Problem details:
Exactly reproduce each record listed below.

== Supplied records ==

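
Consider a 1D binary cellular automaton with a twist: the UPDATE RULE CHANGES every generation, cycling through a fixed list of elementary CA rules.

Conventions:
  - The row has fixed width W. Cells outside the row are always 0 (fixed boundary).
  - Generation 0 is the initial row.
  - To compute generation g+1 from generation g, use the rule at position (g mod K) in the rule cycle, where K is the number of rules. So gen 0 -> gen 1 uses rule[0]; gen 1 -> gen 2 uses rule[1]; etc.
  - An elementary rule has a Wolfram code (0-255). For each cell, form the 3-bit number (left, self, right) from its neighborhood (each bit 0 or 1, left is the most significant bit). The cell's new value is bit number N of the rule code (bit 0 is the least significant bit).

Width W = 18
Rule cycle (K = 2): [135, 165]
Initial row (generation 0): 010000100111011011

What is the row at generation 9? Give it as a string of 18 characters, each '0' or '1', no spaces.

Gen 0: 010000100111011011
Gen 1 (rule 135): 110111101010000000
Gen 2 (rule 165): 001011011110111111
Gen 3 (rule 135): 111000001100011110
Gen 4 (rule 165): 010011100001001100
Gen 5 (rule 135): 110101001111010001
Gen 6 (rule 165): 001111000110110101
Gen 7 (rule 135): 110110011000000101
Gen 8 (rule 165): 001000000011110111
Gen 9 (rule 135): 111011111101100010

Answer: 111011111101100010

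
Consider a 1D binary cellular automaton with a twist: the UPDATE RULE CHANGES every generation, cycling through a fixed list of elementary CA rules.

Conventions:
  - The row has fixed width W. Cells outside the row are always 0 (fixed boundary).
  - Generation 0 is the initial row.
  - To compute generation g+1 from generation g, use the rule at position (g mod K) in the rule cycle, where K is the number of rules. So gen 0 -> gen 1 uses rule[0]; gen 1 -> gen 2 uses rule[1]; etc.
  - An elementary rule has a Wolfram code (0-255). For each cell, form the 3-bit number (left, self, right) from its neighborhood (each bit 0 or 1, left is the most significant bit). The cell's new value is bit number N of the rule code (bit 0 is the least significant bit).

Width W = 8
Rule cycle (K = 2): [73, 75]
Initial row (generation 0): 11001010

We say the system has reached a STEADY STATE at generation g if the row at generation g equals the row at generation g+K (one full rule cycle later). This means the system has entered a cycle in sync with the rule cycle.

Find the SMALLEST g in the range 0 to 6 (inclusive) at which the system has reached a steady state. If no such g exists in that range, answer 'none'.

Answer: 4

Derivation:
Gen 0: 11001010
Gen 1 (rule 73): 11000000
Gen 2 (rule 75): 11011111
Gen 3 (rule 73): 11010001
Gen 4 (rule 75): 11000110
Gen 5 (rule 73): 11010110
Gen 6 (rule 75): 11000110
Gen 7 (rule 73): 11010110
Gen 8 (rule 75): 11000110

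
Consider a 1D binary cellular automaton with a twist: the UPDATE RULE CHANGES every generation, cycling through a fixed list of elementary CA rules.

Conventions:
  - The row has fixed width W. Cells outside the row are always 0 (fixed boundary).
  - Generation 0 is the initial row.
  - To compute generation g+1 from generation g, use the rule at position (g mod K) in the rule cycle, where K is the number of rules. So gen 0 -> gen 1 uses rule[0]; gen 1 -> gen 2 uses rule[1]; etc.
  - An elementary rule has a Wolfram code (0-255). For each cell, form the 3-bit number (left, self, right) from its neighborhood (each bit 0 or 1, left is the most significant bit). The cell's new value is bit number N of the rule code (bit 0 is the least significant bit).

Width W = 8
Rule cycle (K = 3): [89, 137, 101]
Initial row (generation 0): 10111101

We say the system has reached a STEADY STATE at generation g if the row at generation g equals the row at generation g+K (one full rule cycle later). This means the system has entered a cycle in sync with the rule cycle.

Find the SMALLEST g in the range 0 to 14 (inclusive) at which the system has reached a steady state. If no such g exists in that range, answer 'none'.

Gen 0: 10111101
Gen 1 (rule 89): 00100100
Gen 2 (rule 137): 10000001
Gen 3 (rule 101): 10111101
Gen 4 (rule 89): 00100100
Gen 5 (rule 137): 10000001
Gen 6 (rule 101): 10111101
Gen 7 (rule 89): 00100100
Gen 8 (rule 137): 10000001
Gen 9 (rule 101): 10111101
Gen 10 (rule 89): 00100100
Gen 11 (rule 137): 10000001
Gen 12 (rule 101): 10111101
Gen 13 (rule 89): 00100100
Gen 14 (rule 137): 10000001
Gen 15 (rule 101): 10111101
Gen 16 (rule 89): 00100100
Gen 17 (rule 137): 10000001

Answer: 0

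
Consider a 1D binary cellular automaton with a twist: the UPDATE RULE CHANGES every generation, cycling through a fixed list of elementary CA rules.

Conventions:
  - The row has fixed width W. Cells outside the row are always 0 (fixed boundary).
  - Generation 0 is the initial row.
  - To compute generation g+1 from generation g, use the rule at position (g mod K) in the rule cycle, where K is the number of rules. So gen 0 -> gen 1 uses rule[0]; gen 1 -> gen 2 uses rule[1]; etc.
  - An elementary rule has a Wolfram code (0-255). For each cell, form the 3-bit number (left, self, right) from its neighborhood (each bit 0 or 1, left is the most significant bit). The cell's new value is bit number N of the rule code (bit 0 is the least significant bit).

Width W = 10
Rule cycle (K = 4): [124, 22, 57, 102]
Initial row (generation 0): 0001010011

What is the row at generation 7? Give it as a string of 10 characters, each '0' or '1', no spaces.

Answer: 1110011010

Derivation:
Gen 0: 0001010011
Gen 1 (rule 124): 0001111011
Gen 2 (rule 22): 0010000000
Gen 3 (rule 57): 1001111111
Gen 4 (rule 102): 1010000001
Gen 5 (rule 124): 1111000001
Gen 6 (rule 22): 0000100011
Gen 7 (rule 57): 1110011010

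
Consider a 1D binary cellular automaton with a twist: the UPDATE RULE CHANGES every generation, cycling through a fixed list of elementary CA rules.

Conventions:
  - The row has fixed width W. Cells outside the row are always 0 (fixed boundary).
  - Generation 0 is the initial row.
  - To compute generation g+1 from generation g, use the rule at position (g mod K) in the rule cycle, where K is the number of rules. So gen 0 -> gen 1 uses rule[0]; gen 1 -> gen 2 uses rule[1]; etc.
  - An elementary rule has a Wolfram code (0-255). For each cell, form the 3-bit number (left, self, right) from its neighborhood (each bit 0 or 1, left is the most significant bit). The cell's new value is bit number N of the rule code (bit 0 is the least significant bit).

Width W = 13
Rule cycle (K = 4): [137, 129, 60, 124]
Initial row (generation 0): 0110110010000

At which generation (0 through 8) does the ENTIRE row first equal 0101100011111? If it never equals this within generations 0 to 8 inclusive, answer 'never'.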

===

Exercise result:
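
Consider a 1D binary cellular automaton with a twist: the UPDATE RULE CHANGES every generation, cycling through a fixed list of elementary CA rules.

Conventions:
  - The row has fixed width W. Cells outside the row are always 0 (fixed boundary).
  - Generation 0 is the initial row.
  - To compute generation g+1 from generation g, use the rule at position (g mod K) in the rule cycle, where K is the number of rules. So gen 0 -> gen 1 uses rule[0]; gen 1 -> gen 2 uses rule[1]; etc.
  - An elementary rule has a Wolfram code (0-255). For each cell, form the 3-bit number (left, self, right) from its neighborhood (each bit 0 or 1, left is the most significant bit). The cell's new value is bit number N of the rule code (bit 0 is the least significant bit).

Width W = 18
Rule cycle (K = 2): [135, 165]
Initial row (generation 0): 010000100111011011

What is the row at generation 9? Give it as a string of 18 characters, each '0' or '1', no spaces.

Gen 0: 010000100111011011
Gen 1 (rule 135): 110111101010000000
Gen 2 (rule 165): 001011011110111111
Gen 3 (rule 135): 111000001100011110
Gen 4 (rule 165): 010011100001001100
Gen 5 (rule 135): 110101001111010001
Gen 6 (rule 165): 001111000110110101
Gen 7 (rule 135): 110110011000000101
Gen 8 (rule 165): 001000000011110111
Gen 9 (rule 135): 111011111101100010

Answer: 111011111101100010

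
Consider a 1D binary cellular automaton with a twist: the UPDATE RULE CHANGES every generation, cycling through a fixed list of elementary CA rules.

Conventions:
  - The row has fixed width W. Cells outside the row are always 0 (fixed boundary).
  - Generation 0 is the initial row.
  - To compute generation g+1 from generation g, use the rule at position (g mod K) in the rule cycle, where K is the number of rules. So gen 0 -> gen 1 uses rule[0]; gen 1 -> gen 2 uses rule[1]; etc.
  - An elementary rule has a Wolfram code (0-255). For each cell, form the 3-bit number (left, self, right) from its neighborhood (each bit 0 or 1, left is the most significant bit). The cell's new value is bit number N of the rule code (bit 0 is the least significant bit).

Width W = 8
Rule cycle (K = 2): [73, 75]
Initial row (generation 0): 11001010

We say the system has reached a STEADY STATE at generation g if the row at generation g equals the row at generation g+K (one full rule cycle later). This means the system has entered a cycle in sync with the rule cycle.

Find the SMALLEST g in the range 0 to 6 (inclusive) at which the system has reached a steady state. If no such g exists in that range, answer 'none'.

Answer: 4

Derivation:
Gen 0: 11001010
Gen 1 (rule 73): 11000000
Gen 2 (rule 75): 11011111
Gen 3 (rule 73): 11010001
Gen 4 (rule 75): 11000110
Gen 5 (rule 73): 11010110
Gen 6 (rule 75): 11000110
Gen 7 (rule 73): 11010110
Gen 8 (rule 75): 11000110

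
Consider a 1D binary cellular automaton with a twist: the UPDATE RULE CHANGES every generation, cycling through a fixed list of elementary CA rules.

Conventions:
  - The row has fixed width W. Cells outside the row are always 0 (fixed boundary).
  - Generation 0 is the initial row.
  - To compute generation g+1 from generation g, use the rule at position (g mod K) in the rule cycle, where K is the number of rules. So gen 0 -> gen 1 uses rule[0]; gen 1 -> gen 2 uses rule[1]; etc.
  - An elementary rule has a Wolfram code (0-255). For each cell, form the 3-bit number (left, self, right) from its neighborhood (each bit 0 or 1, left is the most significant bit). The cell's new value is bit number N of the rule code (bit 0 is the least significant bit).

Width W = 8
Rule cycle (K = 3): [89, 137, 101]
Initial row (generation 0): 10111101

We say the system has reached a STEADY STATE at generation g if the row at generation g equals the row at generation g+K (one full rule cycle later). This means the system has entered a cycle in sync with the rule cycle.

Find the SMALLEST g in the range 0 to 14 (inclusive) at which the system has reached a steady state. If no such g exists in that range, answer 'none'.

Gen 0: 10111101
Gen 1 (rule 89): 00100100
Gen 2 (rule 137): 10000001
Gen 3 (rule 101): 10111101
Gen 4 (rule 89): 00100100
Gen 5 (rule 137): 10000001
Gen 6 (rule 101): 10111101
Gen 7 (rule 89): 00100100
Gen 8 (rule 137): 10000001
Gen 9 (rule 101): 10111101
Gen 10 (rule 89): 00100100
Gen 11 (rule 137): 10000001
Gen 12 (rule 101): 10111101
Gen 13 (rule 89): 00100100
Gen 14 (rule 137): 10000001
Gen 15 (rule 101): 10111101
Gen 16 (rule 89): 00100100
Gen 17 (rule 137): 10000001

Answer: 0

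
Consider a 1D binary cellular automaton with a twist: the UPDATE RULE CHANGES every generation, cycling through a fixed list of elementary CA rules.

Conventions:
  - The row has fixed width W. Cells outside the row are always 0 (fixed boundary).
  - Generation 0 is the initial row.
  - To compute generation g+1 from generation g, use the rule at position (g mod K) in the rule cycle, where K is the number of rules. So gen 0 -> gen 1 uses rule[0]; gen 1 -> gen 2 uses rule[1]; etc.
  - An elementary rule has a Wolfram code (0-255). For each cell, form the 3-bit number (left, self, right) from its neighborhood (each bit 0 or 1, left is the most significant bit). The cell's new value is bit number N of the rule code (bit 0 is the least significant bit).

Width W = 10
Rule cycle (K = 4): [124, 22, 57, 102]
Initial row (generation 0): 0001010011

What is the row at generation 7? Give it as a string of 10 characters, each '0' or '1', no spaces.

Answer: 1110011010

Derivation:
Gen 0: 0001010011
Gen 1 (rule 124): 0001111011
Gen 2 (rule 22): 0010000000
Gen 3 (rule 57): 1001111111
Gen 4 (rule 102): 1010000001
Gen 5 (rule 124): 1111000001
Gen 6 (rule 22): 0000100011
Gen 7 (rule 57): 1110011010

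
Consider a 1D binary cellular automaton with a twist: the UPDATE RULE CHANGES every generation, cycling through a fixed list of elementary CA rules.

Conventions:
  - The row has fixed width W. Cells outside the row are always 0 (fixed boundary).
  - Generation 0 is the initial row.
  - To compute generation g+1 from generation g, use the rule at position (g mod K) in the rule cycle, where K is the number of rules. So gen 0 -> gen 1 uses rule[0]; gen 1 -> gen 2 uses rule[1]; etc.
  - An elementary rule has a Wolfram code (0-255). For each cell, form the 3-bit number (left, self, right) from its neighborhood (each bit 0 or 1, left is the most significant bit). The cell's new value is bit number N of the rule code (bit 0 is the least significant bit).

Width W = 13
Rule cycle (K = 4): [137, 129, 60, 124]
Initial row (generation 0): 0110110010000

At which generation (0 through 8) does the ENTIRE row first equal 0101100011111? If it never equals this within generations 0 to 8 inclusive, answer 'never'.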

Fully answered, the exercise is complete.